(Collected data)

^^^^^^^^^^^^^^^^

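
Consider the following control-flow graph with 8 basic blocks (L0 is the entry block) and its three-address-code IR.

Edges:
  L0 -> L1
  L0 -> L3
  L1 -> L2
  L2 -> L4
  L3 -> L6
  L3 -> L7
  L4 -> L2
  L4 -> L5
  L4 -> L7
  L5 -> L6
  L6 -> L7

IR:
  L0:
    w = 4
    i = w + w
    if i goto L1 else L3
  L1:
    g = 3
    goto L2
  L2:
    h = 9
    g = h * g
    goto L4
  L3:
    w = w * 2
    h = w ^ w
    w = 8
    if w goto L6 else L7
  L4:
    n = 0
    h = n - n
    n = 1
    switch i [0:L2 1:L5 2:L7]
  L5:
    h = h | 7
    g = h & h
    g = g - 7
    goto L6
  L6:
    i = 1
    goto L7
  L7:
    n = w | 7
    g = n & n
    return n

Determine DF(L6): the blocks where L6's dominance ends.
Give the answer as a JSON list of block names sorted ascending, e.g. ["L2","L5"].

idom tree: L1←L0 L2←L1 L3←L0 L4←L2 L5←L4 L6←L0 L7←L0
Dom at joins:
  L2: preds {L1,L4}: {L0,L1} ∩ {L0,L1,L2,L4} = {L0,L1}; idom=L1
  L6: preds {L3,L5}: {L0,L3} ∩ {L0,L1,L2,L4,L5} = {L0}; idom=L0
  L7: preds {L3,L4,L6}: {L0,L3} ∩ {L0,L1,L2,L4} ∩ {L0,L6} = {L0}; idom=L0

Frontier:
  L2←L1: walk · to L1
  L2←L4: walk L4→L2 to L1
  L6←L3: walk L3 to L0
  L6←L5: walk L5→L4→L2→L1 to L0
  L7←L3: walk L3 to L0
  L7←L4: walk L4→L2→L1 to L0
  L7←L6: walk L6 to L0
  DF(L0)=∅
  DF(L1)={L6,L7}
  DF(L2)={L2,L6,L7}
  DF(L3)={L6,L7}
  DF(L4)={L2,L6,L7}
  DF(L5)={L6}
  DF(L6)={L7}
  DF(L7)=∅

DF(L6) = ["L7"]

Answer: ["L7"]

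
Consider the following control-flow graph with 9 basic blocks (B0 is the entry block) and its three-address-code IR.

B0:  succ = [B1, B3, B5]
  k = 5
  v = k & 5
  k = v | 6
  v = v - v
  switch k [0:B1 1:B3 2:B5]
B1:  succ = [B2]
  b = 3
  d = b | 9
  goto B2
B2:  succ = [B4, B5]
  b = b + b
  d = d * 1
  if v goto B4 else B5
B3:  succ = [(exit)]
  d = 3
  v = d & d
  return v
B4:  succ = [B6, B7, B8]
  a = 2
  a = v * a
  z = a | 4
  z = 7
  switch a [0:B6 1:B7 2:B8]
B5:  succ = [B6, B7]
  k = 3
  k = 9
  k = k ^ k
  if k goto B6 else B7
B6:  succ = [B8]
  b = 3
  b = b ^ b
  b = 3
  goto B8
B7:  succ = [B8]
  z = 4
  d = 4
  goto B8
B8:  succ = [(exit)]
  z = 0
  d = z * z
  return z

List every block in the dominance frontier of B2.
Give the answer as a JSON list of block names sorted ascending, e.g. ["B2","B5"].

Answer: ["B5", "B6", "B7", "B8"]

Derivation:
idom tree: B1←B0 B2←B1 B3←B0 B4←B2 B5←B0 B6←B0 B7←B0 B8←B0
Dom at joins:
  B5: preds {B0,B2}: {B0} ∩ {B0,B1,B2} = {B0}; idom=B0
  B6: preds {B4,B5}: {B0,B1,B2,B4} ∩ {B0,B5} = {B0}; idom=B0
  B7: preds {B4,B5}: {B0,B1,B2,B4} ∩ {B0,B5} = {B0}; idom=B0
  B8: preds {B4,B6,B7}: {B0,B1,B2,B4} ∩ {B0,B6} ∩ {B0,B7} = {B0}; idom=B0

Frontier:
  join B5 pred B0: · stop@B0
  join B5 pred B2: B2→B1 stop@B0
  join B6 pred B4: B4→B2→B1 stop@B0
  join B6 pred B5: B5 stop@B0
  join B7 pred B4: B4→B2→B1 stop@B0
  join B7 pred B5: B5 stop@B0
  join B8 pred B4: B4→B2→B1 stop@B0
  join B8 pred B6: B6 stop@B0
  join B8 pred B7: B7 stop@B0
  B0 → ∅
  B1 → {B5,B6,B7,B8}
  B2 → {B5,B6,B7,B8}
  B3 → ∅
  B4 → {B6,B7,B8}
  B5 → {B6,B7}
  B6 → {B8}
  B7 → {B8}
  B8 → ∅

DF(B2) = ["B5", "B6", "B7", "B8"]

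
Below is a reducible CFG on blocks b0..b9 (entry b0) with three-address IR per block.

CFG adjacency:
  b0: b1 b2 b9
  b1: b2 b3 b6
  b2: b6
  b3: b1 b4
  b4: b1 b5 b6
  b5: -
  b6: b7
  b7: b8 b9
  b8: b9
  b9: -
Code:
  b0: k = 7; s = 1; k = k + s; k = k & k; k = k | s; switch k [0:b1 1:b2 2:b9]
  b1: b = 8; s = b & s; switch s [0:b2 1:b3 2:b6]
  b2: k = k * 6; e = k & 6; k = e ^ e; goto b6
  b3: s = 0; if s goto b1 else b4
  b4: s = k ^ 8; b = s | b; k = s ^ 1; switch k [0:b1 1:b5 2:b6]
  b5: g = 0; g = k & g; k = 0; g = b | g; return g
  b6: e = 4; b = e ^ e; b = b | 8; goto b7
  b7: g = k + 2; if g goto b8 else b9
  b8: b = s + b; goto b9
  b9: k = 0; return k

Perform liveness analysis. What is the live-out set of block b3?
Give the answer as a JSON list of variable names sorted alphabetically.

Answer: ["b", "k", "s"]

Working:
Block summaries:
  b0 def {k,s} use ∅
  b1 def {b,s} use {s}
  b2 def {e,k} use {k}
  b3 def {s} use ∅
  b4 def {b,k,s} use {b,k}
  b5 def {g,k} use {b,k}
  b6 def {b,e} use ∅
  b7 def {g} use {k}
  b8 def {b} use {b,s}
  b9 def {k} use ∅

Liveness:
  b0 li=∅ lo={k,s}
  b1 li={k,s} lo={b,k,s}
  b2 li={k,s} lo={k,s}
  b3 li={b,k} lo={b,k,s}
  b4 li={b,k} lo={b,k,s}
  b5 li={b,k} lo=∅
  b6 li={k,s} lo={b,k,s}
  b7 li={b,k,s} lo={b,s}
  b8 li={b,s} lo=∅
  b9 li=∅ lo=∅

live-out(b3) = ["b", "k", "s"]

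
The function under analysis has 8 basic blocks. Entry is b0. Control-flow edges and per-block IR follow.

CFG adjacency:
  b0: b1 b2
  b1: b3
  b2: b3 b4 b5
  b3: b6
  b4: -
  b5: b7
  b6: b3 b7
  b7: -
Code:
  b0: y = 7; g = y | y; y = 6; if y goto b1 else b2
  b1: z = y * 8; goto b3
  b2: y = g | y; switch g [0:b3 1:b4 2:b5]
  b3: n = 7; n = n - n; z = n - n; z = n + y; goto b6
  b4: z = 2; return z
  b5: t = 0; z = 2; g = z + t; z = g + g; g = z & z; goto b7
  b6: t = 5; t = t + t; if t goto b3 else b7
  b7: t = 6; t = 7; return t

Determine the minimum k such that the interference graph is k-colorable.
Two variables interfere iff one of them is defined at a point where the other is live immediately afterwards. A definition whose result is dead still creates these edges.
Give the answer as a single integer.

def/use:
  b0 def {g,y} use ∅
  b1 def {z} use {y}
  b2 def {y} use {g,y}
  b3 def {n,z} use {y}
  b4 def {z} use ∅
  b5 def {g,t,z} use ∅
  b6 def {t} use ∅
  b7 def {t} use ∅

Live sets:
  b0 li=∅ lo={g,y}
  b1 li={y} lo={y}
  b2 li={g,y} lo={y}
  b3 li={y} lo={y}
  b4 li=∅ lo=∅
  b5 li=∅ lo=∅
  b6 li={y} lo={y}
  b7 li=∅ lo=∅

Interfere edges:
  g: {y}
  n: {y,z}
  t: {y,z}
  y: {g,n,t,z}
  z: {n,t,y}

Chromatic number:
  clique {n,y,z} ⇒ need ≥ 3
  assign g→r1 n→r2 t→r2 y→r0 z→r1 — no edge inside a register ⇒ χ ≤ 3
  χ = 3

Answer: 3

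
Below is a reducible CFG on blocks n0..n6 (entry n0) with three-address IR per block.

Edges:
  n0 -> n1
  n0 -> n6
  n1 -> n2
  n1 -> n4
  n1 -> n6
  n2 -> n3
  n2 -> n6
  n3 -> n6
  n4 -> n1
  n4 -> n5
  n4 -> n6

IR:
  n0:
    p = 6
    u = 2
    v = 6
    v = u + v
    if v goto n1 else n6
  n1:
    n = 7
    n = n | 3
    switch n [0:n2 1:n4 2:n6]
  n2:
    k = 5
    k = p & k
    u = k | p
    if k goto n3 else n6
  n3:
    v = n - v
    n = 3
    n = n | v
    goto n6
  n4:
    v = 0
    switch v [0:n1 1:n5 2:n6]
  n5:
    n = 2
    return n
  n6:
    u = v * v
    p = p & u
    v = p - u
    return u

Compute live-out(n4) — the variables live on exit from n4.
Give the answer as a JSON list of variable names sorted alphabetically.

Answer: ["p", "v"]

Working:
Block summaries:
  n0: {p,u,v} / ∅
  n1: {n} / ∅
  n2: {k,u} / {p}
  n3: {n,v} / {n,v}
  n4: {v} / ∅
  n5: {n} / ∅
  n6: {p,u,v} / {p,v}

Live sets:
  n0 li=∅ lo={p,v}
  n1 li={p,v} lo={n,p,v}
  n2 li={n,p,v} lo={n,p,v}
  n3 li={n,p,v} lo={p,v}
  n4 li={p} lo={p,v}
  n5 li=∅ lo=∅
  n6 li={p,v} lo=∅

live-out(n4) = ["p", "v"]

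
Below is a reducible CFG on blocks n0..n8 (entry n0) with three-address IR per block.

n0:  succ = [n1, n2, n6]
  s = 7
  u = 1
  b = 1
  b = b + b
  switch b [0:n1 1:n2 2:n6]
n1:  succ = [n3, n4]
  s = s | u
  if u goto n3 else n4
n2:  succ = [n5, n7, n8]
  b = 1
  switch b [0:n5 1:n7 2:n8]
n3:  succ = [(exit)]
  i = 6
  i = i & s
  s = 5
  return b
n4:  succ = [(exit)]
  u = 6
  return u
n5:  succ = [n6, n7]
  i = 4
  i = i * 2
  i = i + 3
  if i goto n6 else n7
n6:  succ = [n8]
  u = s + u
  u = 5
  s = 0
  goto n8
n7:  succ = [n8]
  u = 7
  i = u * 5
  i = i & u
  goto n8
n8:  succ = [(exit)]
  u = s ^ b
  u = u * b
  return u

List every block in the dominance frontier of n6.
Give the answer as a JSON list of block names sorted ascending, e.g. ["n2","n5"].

Answer: ["n8"]

Working:
idom tree: n1←n0 n2←n0 n3←n1 n4←n1 n5←n2 n6←n0 n7←n2 n8←n0
Dom∩ at merges:
  n6: preds {n0,n5}: {n0} ∩ {n0,n2,n5} = {n0}; idom=n0
  n7: preds {n2,n5}: {n0,n2} ∩ {n0,n2,n5} = {n0,n2}; idom=n2
  n8: preds {n2,n6,n7}: {n0,n2} ∩ {n0,n6} ∩ {n0,n2,n7} = {n0}; idom=n0

Frontier:
  n6←n0: walk · to n0
  n6←n5: walk n5→n2 to n0
  n7←n2: walk · to n2
  n7←n5: walk n5 to n2
  n8←n2: walk n2 to n0
  n8←n6: walk n6 to n0
  n8←n7: walk n7→n2 to n0
  DF(n0)=∅
  DF(n1)=∅
  DF(n2)={n6,n8}
  DF(n3)=∅
  DF(n4)=∅
  DF(n5)={n6,n7}
  DF(n6)={n8}
  DF(n7)={n8}
  DF(n8)=∅

DF(n6) = ["n8"]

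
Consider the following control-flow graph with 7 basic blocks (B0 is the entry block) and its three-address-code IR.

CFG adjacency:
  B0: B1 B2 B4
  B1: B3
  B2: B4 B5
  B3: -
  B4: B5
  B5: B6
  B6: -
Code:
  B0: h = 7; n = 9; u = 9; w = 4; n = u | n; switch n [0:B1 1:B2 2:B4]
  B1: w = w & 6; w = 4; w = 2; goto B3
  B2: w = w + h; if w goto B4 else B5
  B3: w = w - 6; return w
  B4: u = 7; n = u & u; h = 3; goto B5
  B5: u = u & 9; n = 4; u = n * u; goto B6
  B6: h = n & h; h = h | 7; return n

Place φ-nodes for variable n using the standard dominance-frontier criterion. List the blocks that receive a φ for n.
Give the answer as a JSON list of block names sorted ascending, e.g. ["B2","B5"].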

^^^^^^^^^^^^^^^^

> **Exercise prompt**:
Where "switch" occurs in a line of the data above, count that line. Give the final count and no other words.

> **Task answer**:
12